Your assignment – From the records below, take each line where the string "Consider" shows up and copy it.

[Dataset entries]
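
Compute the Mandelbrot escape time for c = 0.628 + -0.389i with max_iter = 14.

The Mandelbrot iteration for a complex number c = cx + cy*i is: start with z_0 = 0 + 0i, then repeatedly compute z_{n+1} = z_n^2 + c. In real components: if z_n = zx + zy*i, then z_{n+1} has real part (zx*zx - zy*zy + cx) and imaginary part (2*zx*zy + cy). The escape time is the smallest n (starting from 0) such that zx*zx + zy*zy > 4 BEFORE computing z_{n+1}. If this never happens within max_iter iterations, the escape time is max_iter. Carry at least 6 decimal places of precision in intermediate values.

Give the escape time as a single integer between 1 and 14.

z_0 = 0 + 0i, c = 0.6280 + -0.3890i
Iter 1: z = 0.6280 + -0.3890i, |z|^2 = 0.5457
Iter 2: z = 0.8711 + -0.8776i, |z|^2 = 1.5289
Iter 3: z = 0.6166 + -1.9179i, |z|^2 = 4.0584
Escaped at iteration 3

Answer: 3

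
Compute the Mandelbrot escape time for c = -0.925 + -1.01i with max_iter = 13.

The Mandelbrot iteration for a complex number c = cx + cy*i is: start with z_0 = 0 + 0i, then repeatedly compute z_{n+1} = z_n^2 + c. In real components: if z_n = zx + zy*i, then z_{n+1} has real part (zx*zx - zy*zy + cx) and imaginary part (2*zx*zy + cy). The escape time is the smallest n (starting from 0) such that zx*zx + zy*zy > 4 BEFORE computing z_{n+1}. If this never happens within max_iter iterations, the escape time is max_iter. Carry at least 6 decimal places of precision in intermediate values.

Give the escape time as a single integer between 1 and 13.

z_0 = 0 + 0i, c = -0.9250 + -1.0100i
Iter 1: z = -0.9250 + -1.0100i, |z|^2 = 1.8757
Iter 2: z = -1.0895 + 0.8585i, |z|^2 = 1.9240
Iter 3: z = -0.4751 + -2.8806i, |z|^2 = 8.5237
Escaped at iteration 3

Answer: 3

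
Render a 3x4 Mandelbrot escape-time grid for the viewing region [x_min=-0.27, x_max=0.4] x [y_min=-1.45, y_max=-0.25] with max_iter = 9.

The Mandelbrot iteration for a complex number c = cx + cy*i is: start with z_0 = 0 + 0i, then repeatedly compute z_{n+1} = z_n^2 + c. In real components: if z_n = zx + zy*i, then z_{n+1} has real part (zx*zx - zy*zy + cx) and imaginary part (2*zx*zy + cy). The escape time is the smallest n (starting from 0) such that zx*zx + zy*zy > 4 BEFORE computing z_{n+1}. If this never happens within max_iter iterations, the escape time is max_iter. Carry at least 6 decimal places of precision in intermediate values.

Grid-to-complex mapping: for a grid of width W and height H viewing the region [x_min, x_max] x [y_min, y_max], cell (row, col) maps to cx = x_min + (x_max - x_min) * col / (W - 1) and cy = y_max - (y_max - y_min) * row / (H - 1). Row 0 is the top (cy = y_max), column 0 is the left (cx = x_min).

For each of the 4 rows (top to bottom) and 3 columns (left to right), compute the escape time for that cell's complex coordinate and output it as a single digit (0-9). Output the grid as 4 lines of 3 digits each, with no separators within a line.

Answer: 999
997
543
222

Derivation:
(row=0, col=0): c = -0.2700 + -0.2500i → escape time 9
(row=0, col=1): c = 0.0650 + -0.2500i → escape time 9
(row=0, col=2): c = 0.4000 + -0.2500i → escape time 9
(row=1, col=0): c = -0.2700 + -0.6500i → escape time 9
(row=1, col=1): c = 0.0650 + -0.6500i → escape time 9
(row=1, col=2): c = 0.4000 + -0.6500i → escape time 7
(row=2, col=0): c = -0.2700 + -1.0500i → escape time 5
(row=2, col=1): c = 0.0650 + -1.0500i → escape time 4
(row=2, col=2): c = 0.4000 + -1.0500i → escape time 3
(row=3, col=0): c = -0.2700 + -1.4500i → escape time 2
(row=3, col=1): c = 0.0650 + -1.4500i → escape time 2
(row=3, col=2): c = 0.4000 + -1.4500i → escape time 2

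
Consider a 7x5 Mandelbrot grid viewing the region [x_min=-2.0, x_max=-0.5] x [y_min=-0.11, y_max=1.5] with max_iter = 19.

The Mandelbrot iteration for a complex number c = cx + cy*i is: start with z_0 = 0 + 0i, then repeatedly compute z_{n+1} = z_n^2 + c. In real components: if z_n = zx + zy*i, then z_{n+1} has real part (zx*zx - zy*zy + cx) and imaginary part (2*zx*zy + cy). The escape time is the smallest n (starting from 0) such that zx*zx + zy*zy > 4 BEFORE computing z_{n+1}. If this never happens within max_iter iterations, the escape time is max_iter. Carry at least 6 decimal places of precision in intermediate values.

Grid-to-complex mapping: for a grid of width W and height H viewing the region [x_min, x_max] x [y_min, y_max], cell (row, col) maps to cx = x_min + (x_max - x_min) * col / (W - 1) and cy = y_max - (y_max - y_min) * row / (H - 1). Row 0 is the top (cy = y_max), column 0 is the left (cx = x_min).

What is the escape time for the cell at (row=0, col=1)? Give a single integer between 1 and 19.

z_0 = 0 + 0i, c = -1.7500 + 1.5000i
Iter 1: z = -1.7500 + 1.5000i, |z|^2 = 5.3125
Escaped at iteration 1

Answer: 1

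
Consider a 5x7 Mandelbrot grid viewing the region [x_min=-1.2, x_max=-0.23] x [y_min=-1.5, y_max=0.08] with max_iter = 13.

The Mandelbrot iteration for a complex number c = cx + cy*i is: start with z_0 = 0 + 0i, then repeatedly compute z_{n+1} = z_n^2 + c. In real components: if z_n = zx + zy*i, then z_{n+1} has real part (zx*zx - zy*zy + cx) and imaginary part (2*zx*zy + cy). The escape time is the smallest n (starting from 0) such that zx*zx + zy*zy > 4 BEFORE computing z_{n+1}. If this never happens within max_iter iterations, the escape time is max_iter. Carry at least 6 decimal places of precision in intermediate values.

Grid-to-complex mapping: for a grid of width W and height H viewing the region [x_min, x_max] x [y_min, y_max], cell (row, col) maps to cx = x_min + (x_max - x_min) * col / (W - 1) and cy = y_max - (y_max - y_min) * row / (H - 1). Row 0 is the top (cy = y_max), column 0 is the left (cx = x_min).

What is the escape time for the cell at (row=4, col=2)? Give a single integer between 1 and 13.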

Task solution –
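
Consider a 7x5 Mandelbrot grid viewing the region [x_min=-2.0, x_max=-0.5] x [y_min=-0.11, y_max=1.5] with max_iter = 19.
Consider a 5x7 Mandelbrot grid viewing the region [x_min=-1.2, x_max=-0.23] x [y_min=-1.5, y_max=0.08] with max_iter = 13.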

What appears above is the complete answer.